__Work instructions__:
Look through the listing below and write out exactly the lines from the line with "A patch of exposed" to the line with "The emission from", both included, and no others.

Data under study section start

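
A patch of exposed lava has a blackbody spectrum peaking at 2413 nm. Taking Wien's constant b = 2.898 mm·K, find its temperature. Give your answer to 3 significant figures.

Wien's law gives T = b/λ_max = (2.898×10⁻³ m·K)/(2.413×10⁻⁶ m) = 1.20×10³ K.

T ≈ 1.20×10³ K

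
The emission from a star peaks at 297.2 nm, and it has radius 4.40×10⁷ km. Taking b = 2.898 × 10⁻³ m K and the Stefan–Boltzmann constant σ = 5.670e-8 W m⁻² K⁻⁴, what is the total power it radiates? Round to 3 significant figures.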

Data under study section end
Data under study section start

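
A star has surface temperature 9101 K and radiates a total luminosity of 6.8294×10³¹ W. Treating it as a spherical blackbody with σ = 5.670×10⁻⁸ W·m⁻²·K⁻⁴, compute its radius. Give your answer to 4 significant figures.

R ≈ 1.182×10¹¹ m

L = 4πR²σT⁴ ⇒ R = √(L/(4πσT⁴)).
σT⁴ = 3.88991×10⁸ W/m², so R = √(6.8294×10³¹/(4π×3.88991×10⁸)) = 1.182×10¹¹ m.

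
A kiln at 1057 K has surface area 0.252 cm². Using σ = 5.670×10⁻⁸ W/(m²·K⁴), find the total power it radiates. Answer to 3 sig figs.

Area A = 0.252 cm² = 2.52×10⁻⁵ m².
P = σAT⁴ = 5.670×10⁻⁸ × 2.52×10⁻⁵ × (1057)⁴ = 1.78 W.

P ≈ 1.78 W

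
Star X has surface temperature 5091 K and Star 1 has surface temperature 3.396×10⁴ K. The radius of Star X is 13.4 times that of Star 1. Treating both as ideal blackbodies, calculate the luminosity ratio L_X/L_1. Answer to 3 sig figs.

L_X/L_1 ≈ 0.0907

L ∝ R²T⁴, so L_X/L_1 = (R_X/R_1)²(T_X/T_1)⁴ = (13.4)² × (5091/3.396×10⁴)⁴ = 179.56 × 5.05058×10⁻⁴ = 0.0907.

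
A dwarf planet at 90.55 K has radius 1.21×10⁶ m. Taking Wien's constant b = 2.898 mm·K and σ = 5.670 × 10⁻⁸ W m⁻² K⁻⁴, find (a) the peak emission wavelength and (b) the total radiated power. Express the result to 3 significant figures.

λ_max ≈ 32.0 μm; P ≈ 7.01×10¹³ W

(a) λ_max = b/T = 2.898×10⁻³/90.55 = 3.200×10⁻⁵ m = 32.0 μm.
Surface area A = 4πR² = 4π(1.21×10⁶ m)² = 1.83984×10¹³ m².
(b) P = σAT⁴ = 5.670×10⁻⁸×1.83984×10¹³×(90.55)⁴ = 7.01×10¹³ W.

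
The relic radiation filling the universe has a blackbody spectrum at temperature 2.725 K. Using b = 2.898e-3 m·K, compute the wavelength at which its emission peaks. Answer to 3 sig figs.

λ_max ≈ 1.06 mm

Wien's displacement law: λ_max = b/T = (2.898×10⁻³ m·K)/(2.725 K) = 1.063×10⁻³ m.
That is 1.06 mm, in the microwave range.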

Data under study section end

__Response below__:
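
A patch of exposed lava has a blackbody spectrum peaking at 2413 nm. Taking Wien's constant b = 2.898 mm·K, find its temperature. Give your answer to 3 significant figures.

Wien's law gives T = b/λ_max = (2.898×10⁻³ m·K)/(2.413×10⁻⁶ m) = 1.20×10³ K.

T ≈ 1.20×10³ K

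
The emission from a star peaks at 297.2 nm, and it has radius 4.40×10⁷ km. Taking b = 2.898 × 10⁻³ m K and the Stefan–Boltzmann constant σ = 5.670e-8 W m⁻² K⁻⁴, what is the total power it radiates? Round to 3 significant figures.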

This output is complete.